- **Your assignment**
Exactly as they stand, write out all of the entries again.
#### Supplied material ####
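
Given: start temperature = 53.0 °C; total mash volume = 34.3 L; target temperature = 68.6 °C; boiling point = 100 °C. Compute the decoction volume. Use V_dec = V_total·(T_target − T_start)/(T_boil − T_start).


V_dec = 34.3·(68.6 − 53.0)/(100 − 53.0)

11.3847 L


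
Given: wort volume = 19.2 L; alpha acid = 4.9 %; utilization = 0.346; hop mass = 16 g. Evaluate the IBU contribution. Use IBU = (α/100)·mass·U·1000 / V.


IBU = (4.9/100)·16·0.346·1000 / 19.2

14.1283 IBU


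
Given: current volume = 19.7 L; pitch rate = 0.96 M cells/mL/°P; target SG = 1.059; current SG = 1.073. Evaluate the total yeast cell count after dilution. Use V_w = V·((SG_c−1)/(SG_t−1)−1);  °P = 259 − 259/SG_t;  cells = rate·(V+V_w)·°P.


V_w = 19.7·((1.073−1)/(1.059−1)−1) = 4.6746
V_final = 19.7 + 4.6746 = 24.3746
°P = 259 − 259/1.059 = 14.4297
cells = 0.96·24.3746·14.4297

337.6480 billion cells


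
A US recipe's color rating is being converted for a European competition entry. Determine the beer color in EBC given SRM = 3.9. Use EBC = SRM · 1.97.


EBC = 3.9 · 1.97

7.6830 EBC


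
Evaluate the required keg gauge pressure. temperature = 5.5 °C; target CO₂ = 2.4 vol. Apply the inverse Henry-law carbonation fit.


psi = vols/(0.01821 + 0.09011·e^(−0.04·T)) − 14.695
psi = 2.4/(0.01821 + 0.09011·e^(−0.04·5.5)) − 14.695

11.8170 psi


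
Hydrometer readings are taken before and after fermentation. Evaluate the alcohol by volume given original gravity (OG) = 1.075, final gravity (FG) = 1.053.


ABV = (OG − FG) · 131.25
ABV = (1.075 − 1.053) · 131.25

2.8875 % ABV


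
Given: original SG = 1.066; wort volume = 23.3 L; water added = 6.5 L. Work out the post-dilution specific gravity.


SG_new = 1 + (SG_old − 1)·V_old/(V_old + V_water)
pts = (1.066 − 1)·1000·23.3/(23.3 + 6.5) = 51.6040
SG_new = 1 + 51.6040/1000

1.0516


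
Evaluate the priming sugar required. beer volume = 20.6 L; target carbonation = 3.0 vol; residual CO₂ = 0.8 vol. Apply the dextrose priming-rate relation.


sugar = (target − residual)·4.0·V
sugar = (3.0 − 0.8)·4.0·20.6

181.2800 g


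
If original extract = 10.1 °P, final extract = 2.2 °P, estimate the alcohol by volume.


SG = 259/(259 − P);  ABV = (OG − FG)·131.25
OG = 259/(259 − 10.1) = 1.0406
FG = 259/(259 − 2.2) = 1.0086
ABV = (1.0406 − 1.0086)·131.25

4.2015 % ABV


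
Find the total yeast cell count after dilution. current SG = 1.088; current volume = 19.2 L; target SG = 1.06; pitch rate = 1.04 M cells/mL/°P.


V_w = V·((SG_c−1)/(SG_t−1)−1);  °P = 259 − 259/SG_t;  cells = rate·(V+V_w)·°P
V_w = 19.2·((1.088−1)/(1.06−1)−1) = 8.9600
V_final = 19.2 + 8.9600 = 28.1600
°P = 259 − 259/1.06 = 14.6604
cells = 1.04·28.1600·14.6604

429.3497 billion cells


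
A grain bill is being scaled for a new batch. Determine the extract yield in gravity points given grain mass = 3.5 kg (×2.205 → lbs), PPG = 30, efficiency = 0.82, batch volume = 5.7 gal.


points = lbs × PPG × eff / vol
lbs = 3.5 × 2.205 = 7.7175
points = 7.7175 × 30 × 0.82 / 5.7

33.3071 points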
####
- **Task solution**
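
Given: start temperature = 53.0 °C; total mash volume = 34.3 L; target temperature = 68.6 °C; boiling point = 100 °C. Compute the decoction volume. Use V_dec = V_total·(T_target − T_start)/(T_boil − T_start).


V_dec = 34.3·(68.6 − 53.0)/(100 − 53.0)

11.3847 L


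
Given: wort volume = 19.2 L; alpha acid = 4.9 %; utilization = 0.346; hop mass = 16 g. Evaluate the IBU contribution. Use IBU = (α/100)·mass·U·1000 / V.


IBU = (4.9/100)·16·0.346·1000 / 19.2

14.1283 IBU


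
Given: current volume = 19.7 L; pitch rate = 0.96 M cells/mL/°P; target SG = 1.059; current SG = 1.073. Evaluate the total yeast cell count after dilution. Use V_w = V·((SG_c−1)/(SG_t−1)−1);  °P = 259 − 259/SG_t;  cells = rate·(V+V_w)·°P.


V_w = 19.7·((1.073−1)/(1.059−1)−1) = 4.6746
V_final = 19.7 + 4.6746 = 24.3746
°P = 259 − 259/1.059 = 14.4297
cells = 0.96·24.3746·14.4297

337.6480 billion cells


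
A US recipe's color rating is being converted for a European competition entry. Determine the beer color in EBC given SRM = 3.9. Use EBC = SRM · 1.97.


EBC = 3.9 · 1.97

7.6830 EBC


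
Evaluate the required keg gauge pressure. temperature = 5.5 °C; target CO₂ = 2.4 vol. Apply the inverse Henry-law carbonation fit.


psi = vols/(0.01821 + 0.09011·e^(−0.04·T)) − 14.695
psi = 2.4/(0.01821 + 0.09011·e^(−0.04·5.5)) − 14.695

11.8170 psi


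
Hydrometer readings are taken before and after fermentation. Evaluate the alcohol by volume given original gravity (OG) = 1.075, final gravity (FG) = 1.053.


ABV = (OG − FG) · 131.25
ABV = (1.075 − 1.053) · 131.25

2.8875 % ABV


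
Given: original SG = 1.066; wort volume = 23.3 L; water added = 6.5 L. Work out the post-dilution specific gravity.


SG_new = 1 + (SG_old − 1)·V_old/(V_old + V_water)
pts = (1.066 − 1)·1000·23.3/(23.3 + 6.5) = 51.6040
SG_new = 1 + 51.6040/1000

1.0516


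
Evaluate the priming sugar required. beer volume = 20.6 L; target carbonation = 3.0 vol; residual CO₂ = 0.8 vol. Apply the dextrose priming-rate relation.


sugar = (target − residual)·4.0·V
sugar = (3.0 − 0.8)·4.0·20.6

181.2800 g


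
If original extract = 10.1 °P, final extract = 2.2 °P, estimate the alcohol by volume.


SG = 259/(259 − P);  ABV = (OG − FG)·131.25
OG = 259/(259 − 10.1) = 1.0406
FG = 259/(259 − 2.2) = 1.0086
ABV = (1.0406 − 1.0086)·131.25

4.2015 % ABV


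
Find the total yeast cell count after dilution. current SG = 1.088; current volume = 19.2 L; target SG = 1.06; pitch rate = 1.04 M cells/mL/°P.


V_w = V·((SG_c−1)/(SG_t−1)−1);  °P = 259 − 259/SG_t;  cells = rate·(V+V_w)·°P
V_w = 19.2·((1.088−1)/(1.06−1)−1) = 8.9600
V_final = 19.2 + 8.9600 = 28.1600
°P = 259 − 259/1.06 = 14.6604
cells = 1.04·28.1600·14.6604

429.3497 billion cells


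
A grain bill is being scaled for a new batch. Determine the extract yield in gravity points given grain mass = 3.5 kg (×2.205 → lbs), PPG = 30, efficiency = 0.82, batch volume = 5.7 gal.


points = lbs × PPG × eff / vol
lbs = 3.5 × 2.205 = 7.7175
points = 7.7175 × 30 × 0.82 / 5.7

33.3071 points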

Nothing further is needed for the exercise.